=== Supplied material ===
◇ ◇ ◇ ◇

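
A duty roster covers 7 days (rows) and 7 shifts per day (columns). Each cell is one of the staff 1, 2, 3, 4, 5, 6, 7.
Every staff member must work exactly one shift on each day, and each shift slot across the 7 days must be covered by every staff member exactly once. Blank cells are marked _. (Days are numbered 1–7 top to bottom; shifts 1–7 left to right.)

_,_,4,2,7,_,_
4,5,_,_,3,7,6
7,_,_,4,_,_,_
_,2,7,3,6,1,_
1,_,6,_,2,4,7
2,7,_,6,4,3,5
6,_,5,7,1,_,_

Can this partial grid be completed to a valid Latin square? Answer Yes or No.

Yes

No day or shift among the givens repeats a symbol, and propagating forced cells runs into no contradiction.
One valid completion exists (for instance, 3 6 4 2 7 5 1 / 4 5 2 1 3 7 6 / 7 1 3 4 5 6 2 / 5 2 7 3 6 1 4 / 1 3 6 5 2 4 7 / 2 7 1 6 4 3 5 / 6 4 5 7 1 2 3).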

◇ ◇ ◇ ◇

=== Task item ===
Return every line of the preceding records in which the word "shifts" appears.

=== Expected answer ===
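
A duty roster covers 7 days (rows) and 7 shifts per day (columns). Each cell is one of the staff 1, 2, 3, 4, 5, 6, 7.
Every staff member must work exactly one shift on each day, and each shift slot across the 7 days must be covered by every staff member exactly once. Blank cells are marked _. (Days are numbered 1–7 top to bottom; shifts 1–7 left to right.)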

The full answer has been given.